Top of Dataset content

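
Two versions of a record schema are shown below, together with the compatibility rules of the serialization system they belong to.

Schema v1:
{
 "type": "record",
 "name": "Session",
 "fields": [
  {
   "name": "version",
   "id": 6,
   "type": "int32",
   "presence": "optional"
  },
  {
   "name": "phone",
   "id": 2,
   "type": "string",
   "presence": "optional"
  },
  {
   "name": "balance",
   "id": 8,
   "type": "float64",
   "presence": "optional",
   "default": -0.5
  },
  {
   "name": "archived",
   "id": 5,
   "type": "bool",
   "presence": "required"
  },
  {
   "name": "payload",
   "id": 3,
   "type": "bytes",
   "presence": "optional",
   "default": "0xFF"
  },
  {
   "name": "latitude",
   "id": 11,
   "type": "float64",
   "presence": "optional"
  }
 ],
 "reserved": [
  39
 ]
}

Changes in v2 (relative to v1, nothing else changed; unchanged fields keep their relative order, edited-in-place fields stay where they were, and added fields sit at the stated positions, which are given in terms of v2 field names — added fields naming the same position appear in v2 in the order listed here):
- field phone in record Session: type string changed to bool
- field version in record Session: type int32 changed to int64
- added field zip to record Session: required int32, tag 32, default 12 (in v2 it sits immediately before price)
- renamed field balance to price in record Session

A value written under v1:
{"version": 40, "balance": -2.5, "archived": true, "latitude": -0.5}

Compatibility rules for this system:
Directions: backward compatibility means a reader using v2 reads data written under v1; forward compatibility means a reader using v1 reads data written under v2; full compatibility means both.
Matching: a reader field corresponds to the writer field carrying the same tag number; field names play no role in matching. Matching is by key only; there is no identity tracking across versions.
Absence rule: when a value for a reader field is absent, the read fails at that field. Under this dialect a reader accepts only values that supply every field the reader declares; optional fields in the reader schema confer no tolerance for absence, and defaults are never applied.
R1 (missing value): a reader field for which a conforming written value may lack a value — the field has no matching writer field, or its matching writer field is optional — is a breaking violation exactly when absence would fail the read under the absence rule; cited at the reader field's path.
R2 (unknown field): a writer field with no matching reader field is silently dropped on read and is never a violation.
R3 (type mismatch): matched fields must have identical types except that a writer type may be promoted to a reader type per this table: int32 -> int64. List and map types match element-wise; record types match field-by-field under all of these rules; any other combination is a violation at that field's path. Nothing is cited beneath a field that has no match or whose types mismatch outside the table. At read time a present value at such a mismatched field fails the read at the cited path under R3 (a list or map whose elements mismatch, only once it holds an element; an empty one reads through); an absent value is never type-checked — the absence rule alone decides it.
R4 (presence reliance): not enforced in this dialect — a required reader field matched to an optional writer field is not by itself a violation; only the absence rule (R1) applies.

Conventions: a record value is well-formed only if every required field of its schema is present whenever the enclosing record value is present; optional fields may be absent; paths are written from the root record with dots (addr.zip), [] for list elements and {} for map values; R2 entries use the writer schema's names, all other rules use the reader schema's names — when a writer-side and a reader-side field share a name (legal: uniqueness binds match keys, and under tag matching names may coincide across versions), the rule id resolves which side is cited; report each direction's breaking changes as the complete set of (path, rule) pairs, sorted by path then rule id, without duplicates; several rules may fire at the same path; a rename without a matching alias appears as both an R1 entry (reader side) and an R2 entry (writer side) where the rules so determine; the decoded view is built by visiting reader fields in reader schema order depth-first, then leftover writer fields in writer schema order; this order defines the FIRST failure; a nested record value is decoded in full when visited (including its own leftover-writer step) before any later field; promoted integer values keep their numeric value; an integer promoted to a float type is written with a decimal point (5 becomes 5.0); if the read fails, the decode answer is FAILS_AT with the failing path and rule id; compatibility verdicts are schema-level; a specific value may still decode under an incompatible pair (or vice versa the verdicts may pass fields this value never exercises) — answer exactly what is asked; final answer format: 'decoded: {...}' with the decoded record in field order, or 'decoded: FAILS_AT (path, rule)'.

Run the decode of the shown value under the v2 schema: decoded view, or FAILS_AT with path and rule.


decoded: FAILS_AT (phone, R1)

arrows below run writer -> reader for Session
decode walk for Session under reader schema v2:
  version := 40 (int32 -> int64)
  read fails at phone under R1 (no fill)
  => FAILS_AT (phone, R1)
diffs on Session not affecting the asked answer:
  field version in record Session: type int32 changed to int64 -> shifts the Session verdicts, not this decode
  added field zip to record Session: required int32, tag 32, default 12 (in v2 it sits immediately before price) -> shifts the Session verdicts, not this decode
  renamed field balance to price in record Session -> shifts the Session verdicts, not this decode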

Bottom of Dataset content

*Work item*: Taking the records above as input, show every line in which the word "string" is present.

*Reply*:
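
   "type": "string",
- field phone in record Session: type string changed to bool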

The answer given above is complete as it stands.